**What is expected:**
Set down, in full, every record in the block.

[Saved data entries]
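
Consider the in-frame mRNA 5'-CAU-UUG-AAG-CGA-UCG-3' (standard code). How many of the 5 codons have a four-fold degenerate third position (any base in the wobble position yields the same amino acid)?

2

Codon 1 CAU (His): third position 2-fold.
Codon 2 UUG (Leu): third position 2-fold.
Codon 3 AAG (Lys): third position 2-fold.
Codon 4 CGA (Arg): third position 4-fold.
Codon 5 UCG (Ser): third position 4-fold.
Four-fold degenerate third positions: 2.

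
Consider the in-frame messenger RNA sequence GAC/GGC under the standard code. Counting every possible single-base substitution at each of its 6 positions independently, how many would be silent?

4

Codon 1 (GAC, Asp): 1 synonymous substitution.
Codon 2 (GGC, Gly): 3 synonymous substitutions.
Total: 1 + 3 = 4.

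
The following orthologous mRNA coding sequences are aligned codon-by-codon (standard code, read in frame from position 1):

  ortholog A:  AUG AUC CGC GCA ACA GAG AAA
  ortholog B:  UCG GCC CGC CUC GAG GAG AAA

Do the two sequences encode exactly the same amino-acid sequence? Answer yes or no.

no

Codon 1: AUG Met / UCG Ser — nonsynonymous.
Codon 2: AUC Ile / GCC Ala — nonsynonymous.
Codon 3: CGC Arg / CGC Arg — identical.
Codon 4: GCA Ala / CUC Leu — nonsynonymous.
Codon 5: ACA Thr / GAG Glu — nonsynonymous.
Codon 6: GAG Glu / GAG Glu — identical.
Codon 7: AAA Lys / AAA Lys — identical.
Nonsynonymous differences: 4 → different protein.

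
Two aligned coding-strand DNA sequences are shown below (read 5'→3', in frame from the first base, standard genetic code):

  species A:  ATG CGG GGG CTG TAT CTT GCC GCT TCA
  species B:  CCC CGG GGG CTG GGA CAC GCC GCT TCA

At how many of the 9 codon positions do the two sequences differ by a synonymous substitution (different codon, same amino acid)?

Codon 1: ATG Met / CCC Pro — nonsynonymous.
Codon 2: CGG Arg / CGG Arg — identical.
Codon 3: GGG Gly / GGG Gly — identical.
Codon 4: CTG Leu / CTG Leu — identical.
Codon 5: TAT Tyr / GGA Gly — nonsynonymous.
Codon 6: CTT Leu / CAC His — nonsynonymous.
Codon 7: GCC Ala / GCC Ala — identical.
Codon 8: GCT Ala / GCT Ala — identical.
Codon 9: TCA Ser / TCA Ser — identical.
Synonymous differences: 0.

0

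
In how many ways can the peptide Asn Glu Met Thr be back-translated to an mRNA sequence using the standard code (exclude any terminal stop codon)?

Asn: 2 codons.
Glu: 2 codons.
Met: 1 codon.
Thr: 4 codons.
2 × 2 × 1 × 4 = 16.

16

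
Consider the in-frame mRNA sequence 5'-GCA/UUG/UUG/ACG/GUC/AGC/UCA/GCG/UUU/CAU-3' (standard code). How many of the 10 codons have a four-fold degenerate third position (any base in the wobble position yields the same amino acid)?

5

Codon 1 GCA (Ala): third position 4-fold.
Codon 2 UUG (Leu): third position 2-fold.
Codon 3 UUG (Leu): third position 2-fold.
Codon 4 ACG (Thr): third position 4-fold.
Codon 5 GUC (Val): third position 4-fold.
Codon 6 AGC (Ser): third position 2-fold.
Codon 7 UCA (Ser): third position 4-fold.
Codon 8 GCG (Ala): third position 4-fold.
Codon 9 UUU (Phe): third position 2-fold.
Codon 10 CAU (His): third position 2-fold.
Four-fold degenerate third positions: 5.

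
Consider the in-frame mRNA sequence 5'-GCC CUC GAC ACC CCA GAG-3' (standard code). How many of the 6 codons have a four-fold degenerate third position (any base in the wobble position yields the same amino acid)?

Codon 1 GCC (Ala): third position 4-fold.
Codon 2 CUC (Leu): third position 4-fold.
Codon 3 GAC (Asp): third position 2-fold.
Codon 4 ACC (Thr): third position 4-fold.
Codon 5 CCA (Pro): third position 4-fold.
Codon 6 GAG (Glu): third position 2-fold.
Four-fold degenerate third positions: 4.

4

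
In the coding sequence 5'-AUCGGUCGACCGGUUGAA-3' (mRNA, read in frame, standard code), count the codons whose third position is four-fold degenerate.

Codon 1 AUC (Ile): third position 3-fold.
Codon 2 GGU (Gly): third position 4-fold.
Codon 3 CGA (Arg): third position 4-fold.
Codon 4 CCG (Pro): third position 4-fold.
Codon 5 GUU (Val): third position 4-fold.
Codon 6 GAA (Glu): third position 2-fold.
Four-fold degenerate third positions: 4.

4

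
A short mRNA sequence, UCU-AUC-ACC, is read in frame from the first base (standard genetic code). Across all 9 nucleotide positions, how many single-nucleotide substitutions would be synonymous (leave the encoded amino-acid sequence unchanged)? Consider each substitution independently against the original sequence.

8

Codon 1 (UCU, Ser): 3 synonymous substitutions.
Codon 2 (AUC, Ile): 2 synonymous substitutions.
Codon 3 (ACC, Thr): 3 synonymous substitutions.
Total: 3 + 2 + 3 = 8.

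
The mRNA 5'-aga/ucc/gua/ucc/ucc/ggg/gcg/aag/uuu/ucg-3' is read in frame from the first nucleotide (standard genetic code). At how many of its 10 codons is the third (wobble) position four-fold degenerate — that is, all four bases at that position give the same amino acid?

Codon 1 AGA (Arg): third position 2-fold.
Codon 2 UCC (Ser): third position 4-fold.
Codon 3 GUA (Val): third position 4-fold.
Codon 4 UCC (Ser): third position 4-fold.
Codon 5 UCC (Ser): third position 4-fold.
Codon 6 GGG (Gly): third position 4-fold.
Codon 7 GCG (Ala): third position 4-fold.
Codon 8 AAG (Lys): third position 2-fold.
Codon 9 UUU (Phe): third position 2-fold.
Codon 10 UCG (Ser): third position 4-fold.
Four-fold degenerate third positions: 7.

7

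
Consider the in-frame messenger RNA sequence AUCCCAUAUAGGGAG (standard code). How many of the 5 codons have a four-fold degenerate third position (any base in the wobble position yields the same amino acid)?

1

Codon 1 AUC (Ile): third position 3-fold.
Codon 2 CCA (Pro): third position 4-fold.
Codon 3 UAU (Tyr): third position 2-fold.
Codon 4 AGG (Arg): third position 2-fold.
Codon 5 GAG (Glu): third position 2-fold.
Four-fold degenerate third positions: 1.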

**Task result:**
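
Consider the in-frame mRNA 5'-CAU-UUG-AAG-CGA-UCG-3' (standard code). How many of the 5 codons have a four-fold degenerate third position (any base in the wobble position yields the same amino acid)?

2

Codon 1 CAU (His): third position 2-fold.
Codon 2 UUG (Leu): third position 2-fold.
Codon 3 AAG (Lys): third position 2-fold.
Codon 4 CGA (Arg): third position 4-fold.
Codon 5 UCG (Ser): third position 4-fold.
Four-fold degenerate third positions: 2.

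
Consider the in-frame messenger RNA sequence GAC/GGC under the standard code. Counting every possible single-base substitution at each of its 6 positions independently, how many would be silent?

4

Codon 1 (GAC, Asp): 1 synonymous substitution.
Codon 2 (GGC, Gly): 3 synonymous substitutions.
Total: 1 + 3 = 4.

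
The following orthologous mRNA coding sequences are aligned codon-by-codon (standard code, read in frame from position 1):

  ortholog A:  AUG AUC CGC GCA ACA GAG AAA
  ortholog B:  UCG GCC CGC CUC GAG GAG AAA

Do the two sequences encode exactly the same amino-acid sequence? Answer yes or no.

no

Codon 1: AUG Met / UCG Ser — nonsynonymous.
Codon 2: AUC Ile / GCC Ala — nonsynonymous.
Codon 3: CGC Arg / CGC Arg — identical.
Codon 4: GCA Ala / CUC Leu — nonsynonymous.
Codon 5: ACA Thr / GAG Glu — nonsynonymous.
Codon 6: GAG Glu / GAG Glu — identical.
Codon 7: AAA Lys / AAA Lys — identical.
Nonsynonymous differences: 4 → different protein.

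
Two aligned coding-strand DNA sequences are shown below (read 5'→3', in frame from the first base, standard genetic code):

  species A:  ATG CGG GGG CTG TAT CTT GCC GCT TCA
  species B:  CCC CGG GGG CTG GGA CAC GCC GCT TCA

At how many of the 9 codon positions do the two sequences differ by a synonymous substitution (different codon, same amino acid)?

Codon 1: ATG Met / CCC Pro — nonsynonymous.
Codon 2: CGG Arg / CGG Arg — identical.
Codon 3: GGG Gly / GGG Gly — identical.
Codon 4: CTG Leu / CTG Leu — identical.
Codon 5: TAT Tyr / GGA Gly — nonsynonymous.
Codon 6: CTT Leu / CAC His — nonsynonymous.
Codon 7: GCC Ala / GCC Ala — identical.
Codon 8: GCT Ala / GCT Ala — identical.
Codon 9: TCA Ser / TCA Ser — identical.
Synonymous differences: 0.

0

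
In how many ways can the peptide Asn Glu Met Thr be back-translated to an mRNA sequence using the standard code (exclude any terminal stop codon)?

Asn: 2 codons.
Glu: 2 codons.
Met: 1 codon.
Thr: 4 codons.
2 × 2 × 1 × 4 = 16.

16

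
Consider the in-frame mRNA sequence 5'-GCA/UUG/UUG/ACG/GUC/AGC/UCA/GCG/UUU/CAU-3' (standard code). How many of the 10 codons have a four-fold degenerate third position (any base in the wobble position yields the same amino acid)?

5

Codon 1 GCA (Ala): third position 4-fold.
Codon 2 UUG (Leu): third position 2-fold.
Codon 3 UUG (Leu): third position 2-fold.
Codon 4 ACG (Thr): third position 4-fold.
Codon 5 GUC (Val): third position 4-fold.
Codon 6 AGC (Ser): third position 2-fold.
Codon 7 UCA (Ser): third position 4-fold.
Codon 8 GCG (Ala): third position 4-fold.
Codon 9 UUU (Phe): third position 2-fold.
Codon 10 CAU (His): third position 2-fold.
Four-fold degenerate third positions: 5.

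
Consider the in-frame mRNA sequence 5'-GCC CUC GAC ACC CCA GAG-3' (standard code). How many of the 6 codons have a four-fold degenerate third position (any base in the wobble position yields the same amino acid)?

Codon 1 GCC (Ala): third position 4-fold.
Codon 2 CUC (Leu): third position 4-fold.
Codon 3 GAC (Asp): third position 2-fold.
Codon 4 ACC (Thr): third position 4-fold.
Codon 5 CCA (Pro): third position 4-fold.
Codon 6 GAG (Glu): third position 2-fold.
Four-fold degenerate third positions: 4.

4

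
In the coding sequence 5'-AUCGGUCGACCGGUUGAA-3' (mRNA, read in frame, standard code), count the codons whose third position is four-fold degenerate.

Codon 1 AUC (Ile): third position 3-fold.
Codon 2 GGU (Gly): third position 4-fold.
Codon 3 CGA (Arg): third position 4-fold.
Codon 4 CCG (Pro): third position 4-fold.
Codon 5 GUU (Val): third position 4-fold.
Codon 6 GAA (Glu): third position 2-fold.
Four-fold degenerate third positions: 4.

4

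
A short mRNA sequence, UCU-AUC-ACC, is read in frame from the first base (standard genetic code). Across all 9 nucleotide positions, how many single-nucleotide substitutions would be synonymous (leave the encoded amino-acid sequence unchanged)? Consider each substitution independently against the original sequence.

8

Codon 1 (UCU, Ser): 3 synonymous substitutions.
Codon 2 (AUC, Ile): 2 synonymous substitutions.
Codon 3 (ACC, Thr): 3 synonymous substitutions.
Total: 3 + 2 + 3 = 8.

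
The mRNA 5'-aga/ucc/gua/ucc/ucc/ggg/gcg/aag/uuu/ucg-3' is read in frame from the first nucleotide (standard genetic code). At how many of its 10 codons is the third (wobble) position four-fold degenerate — that is, all four bases at that position give the same amino acid?

Codon 1 AGA (Arg): third position 2-fold.
Codon 2 UCC (Ser): third position 4-fold.
Codon 3 GUA (Val): third position 4-fold.
Codon 4 UCC (Ser): third position 4-fold.
Codon 5 UCC (Ser): third position 4-fold.
Codon 6 GGG (Gly): third position 4-fold.
Codon 7 GCG (Ala): third position 4-fold.
Codon 8 AAG (Lys): third position 2-fold.
Codon 9 UUU (Phe): third position 2-fold.
Codon 10 UCG (Ser): third position 4-fold.
Four-fold degenerate third positions: 7.

7

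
Consider the in-frame messenger RNA sequence AUCCCAUAUAGGGAG (standard code). How many of the 5 codons have a four-fold degenerate third position (any base in the wobble position yields the same amino acid)?

1

Codon 1 AUC (Ile): third position 3-fold.
Codon 2 CCA (Pro): third position 4-fold.
Codon 3 UAU (Tyr): third position 2-fold.
Codon 4 AGG (Arg): third position 2-fold.
Codon 5 GAG (Glu): third position 2-fold.
Four-fold degenerate third positions: 1.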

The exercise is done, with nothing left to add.